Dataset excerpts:

:::

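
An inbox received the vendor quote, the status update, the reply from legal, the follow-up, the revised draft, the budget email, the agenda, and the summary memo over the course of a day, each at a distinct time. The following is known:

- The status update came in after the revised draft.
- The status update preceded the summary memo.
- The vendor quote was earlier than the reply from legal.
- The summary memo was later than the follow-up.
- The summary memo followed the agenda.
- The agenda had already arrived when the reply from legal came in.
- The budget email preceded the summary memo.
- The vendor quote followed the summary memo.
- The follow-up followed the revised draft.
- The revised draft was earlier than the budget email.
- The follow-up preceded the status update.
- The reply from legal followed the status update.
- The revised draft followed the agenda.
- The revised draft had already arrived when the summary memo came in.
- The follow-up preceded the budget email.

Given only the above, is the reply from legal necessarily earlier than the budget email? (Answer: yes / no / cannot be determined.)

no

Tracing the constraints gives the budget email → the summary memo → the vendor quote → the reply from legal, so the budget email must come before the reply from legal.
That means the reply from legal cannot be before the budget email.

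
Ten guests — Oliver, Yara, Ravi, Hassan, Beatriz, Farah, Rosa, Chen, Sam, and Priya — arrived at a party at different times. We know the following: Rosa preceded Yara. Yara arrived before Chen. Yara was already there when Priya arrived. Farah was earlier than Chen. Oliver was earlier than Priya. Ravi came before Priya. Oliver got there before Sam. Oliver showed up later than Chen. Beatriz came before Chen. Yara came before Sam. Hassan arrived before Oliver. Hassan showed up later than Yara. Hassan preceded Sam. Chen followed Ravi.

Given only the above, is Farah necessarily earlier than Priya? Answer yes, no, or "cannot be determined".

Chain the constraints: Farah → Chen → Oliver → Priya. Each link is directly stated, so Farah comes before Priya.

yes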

:::

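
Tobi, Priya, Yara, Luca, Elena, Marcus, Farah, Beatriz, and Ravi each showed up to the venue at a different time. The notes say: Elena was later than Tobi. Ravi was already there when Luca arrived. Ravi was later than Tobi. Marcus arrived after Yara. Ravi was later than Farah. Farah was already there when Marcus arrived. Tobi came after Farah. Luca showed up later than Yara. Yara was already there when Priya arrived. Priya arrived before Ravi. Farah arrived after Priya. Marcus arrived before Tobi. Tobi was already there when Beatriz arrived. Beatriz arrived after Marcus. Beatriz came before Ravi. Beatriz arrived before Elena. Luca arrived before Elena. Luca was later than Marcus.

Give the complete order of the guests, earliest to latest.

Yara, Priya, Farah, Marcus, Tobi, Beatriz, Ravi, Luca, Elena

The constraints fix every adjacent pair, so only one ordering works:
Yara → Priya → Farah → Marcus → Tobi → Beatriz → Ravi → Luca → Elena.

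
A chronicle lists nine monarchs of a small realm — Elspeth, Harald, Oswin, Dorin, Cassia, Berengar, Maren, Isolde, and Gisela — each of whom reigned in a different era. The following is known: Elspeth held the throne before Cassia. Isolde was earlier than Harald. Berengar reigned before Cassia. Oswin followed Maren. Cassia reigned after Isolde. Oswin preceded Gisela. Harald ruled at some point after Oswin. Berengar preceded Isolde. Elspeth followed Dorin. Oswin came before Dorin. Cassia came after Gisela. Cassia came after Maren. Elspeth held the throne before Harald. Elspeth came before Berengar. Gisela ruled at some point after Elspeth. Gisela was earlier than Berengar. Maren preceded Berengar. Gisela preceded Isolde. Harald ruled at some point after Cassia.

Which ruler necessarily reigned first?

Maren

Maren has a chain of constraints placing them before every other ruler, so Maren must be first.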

:::

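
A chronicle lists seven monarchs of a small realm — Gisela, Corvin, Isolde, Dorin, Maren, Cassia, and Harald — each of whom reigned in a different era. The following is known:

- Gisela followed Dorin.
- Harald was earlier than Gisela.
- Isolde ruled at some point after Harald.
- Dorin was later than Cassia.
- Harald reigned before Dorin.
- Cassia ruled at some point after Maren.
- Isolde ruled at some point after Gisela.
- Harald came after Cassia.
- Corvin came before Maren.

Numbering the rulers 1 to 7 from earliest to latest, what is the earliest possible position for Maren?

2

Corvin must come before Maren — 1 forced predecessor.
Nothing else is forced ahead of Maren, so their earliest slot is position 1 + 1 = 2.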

:::

_WORK INSTRUCTION_. Starting with the line above that holds "- The vendor quote was" and stopping with the line that holds "Ten guests —", reproduce each line exactly, omitting all other lines.

_ANSWER SECTION_.
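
- The vendor quote was earlier than the reply from legal.
- The summary memo was later than the follow-up.
- The summary memo followed the agenda.
- The agenda had already arrived when the reply from legal came in.
- The budget email preceded the summary memo.
- The vendor quote followed the summary memo.
- The follow-up followed the revised draft.
- The revised draft was earlier than the budget email.
- The follow-up preceded the status update.
- The reply from legal followed the status update.
- The revised draft followed the agenda.
- The revised draft had already arrived when the summary memo came in.
- The follow-up preceded the budget email.

Given only the above, is the reply from legal necessarily earlier than the budget email? (Answer: yes / no / cannot be determined.)

no

Tracing the constraints gives the budget email → the summary memo → the vendor quote → the reply from legal, so the budget email must come before the reply from legal.
That means the reply from legal cannot be before the budget email.

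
Ten guests — Oliver, Yara, Ravi, Hassan, Beatriz, Farah, Rosa, Chen, Sam, and Priya — arrived at a party at different times. We know the following: Rosa preceded Yara. Yara arrived before Chen. Yara was already there when Priya arrived. Farah was earlier than Chen. Oliver was earlier than Priya. Ravi came before Priya. Oliver got there before Sam. Oliver showed up later than Chen. Beatriz came before Chen. Yara came before Sam. Hassan arrived before Oliver. Hassan showed up later than Yara. Hassan preceded Sam. Chen followed Ravi.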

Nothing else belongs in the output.